ABOUT THIS TASK: Copy out all of the data below exactly, so that no word differs from the original.

[Saved entries]
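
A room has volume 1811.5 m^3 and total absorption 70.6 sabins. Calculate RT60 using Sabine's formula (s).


Given values:
  V = 1811.5 m^3
  A = 70.6 sabins
Formula: RT60 = 0.161 * V / A
Numerator: 0.161 * 1811.5 = 291.6515
RT60 = 291.6515 / 70.6 = 4.131

4.131 s


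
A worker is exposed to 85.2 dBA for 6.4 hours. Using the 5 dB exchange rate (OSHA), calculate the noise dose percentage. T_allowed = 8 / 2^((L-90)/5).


Given values:
  L = 85.2 dBA, T = 6.4 hours
Formula: T_allowed = 8 / 2^((L - 90) / 5)
Compute exponent: (85.2 - 90) / 5 = -0.96
Compute 2^(-0.96) = 0.514057
T_allowed = 8 / 0.514057 = 15.562477 hours
Dose = (T / T_allowed) * 100
Dose = (6.4 / 15.562477) * 100 = 41.12

41.12 %


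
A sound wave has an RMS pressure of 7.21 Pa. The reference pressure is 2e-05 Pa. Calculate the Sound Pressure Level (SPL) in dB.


Given values:
  p = 7.21 Pa
  p_ref = 2e-05 Pa
Formula: SPL = 20 * log10(p / p_ref)
Compute ratio: p / p_ref = 7.21 / 2e-05 = 360500
Compute log10: log10(360500) = 5.556905
Multiply: SPL = 20 * 5.556905 = 111.14

111.14 dB


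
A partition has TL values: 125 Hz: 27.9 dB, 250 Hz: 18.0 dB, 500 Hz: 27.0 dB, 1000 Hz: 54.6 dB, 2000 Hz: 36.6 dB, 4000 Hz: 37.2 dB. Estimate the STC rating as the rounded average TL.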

EXERCISE RESPONSE:
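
A room has volume 1811.5 m^3 and total absorption 70.6 sabins. Calculate RT60 using Sabine's formula (s).


Given values:
  V = 1811.5 m^3
  A = 70.6 sabins
Formula: RT60 = 0.161 * V / A
Numerator: 0.161 * 1811.5 = 291.6515
RT60 = 291.6515 / 70.6 = 4.131

4.131 s


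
A worker is exposed to 85.2 dBA for 6.4 hours. Using the 5 dB exchange rate (OSHA), calculate the noise dose percentage. T_allowed = 8 / 2^((L-90)/5).


Given values:
  L = 85.2 dBA, T = 6.4 hours
Formula: T_allowed = 8 / 2^((L - 90) / 5)
Compute exponent: (85.2 - 90) / 5 = -0.96
Compute 2^(-0.96) = 0.514057
T_allowed = 8 / 0.514057 = 15.562477 hours
Dose = (T / T_allowed) * 100
Dose = (6.4 / 15.562477) * 100 = 41.12

41.12 %


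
A sound wave has an RMS pressure of 7.21 Pa. The reference pressure is 2e-05 Pa. Calculate the Sound Pressure Level (SPL) in dB.


Given values:
  p = 7.21 Pa
  p_ref = 2e-05 Pa
Formula: SPL = 20 * log10(p / p_ref)
Compute ratio: p / p_ref = 7.21 / 2e-05 = 360500
Compute log10: log10(360500) = 5.556905
Multiply: SPL = 20 * 5.556905 = 111.14

111.14 dB


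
A partition has TL values: 125 Hz: 27.9 dB, 250 Hz: 18.0 dB, 500 Hz: 27.0 dB, 1000 Hz: 54.6 dB, 2000 Hz: 36.6 dB, 4000 Hz: 37.2 dB. Estimate the STC rating as the rounded average TL.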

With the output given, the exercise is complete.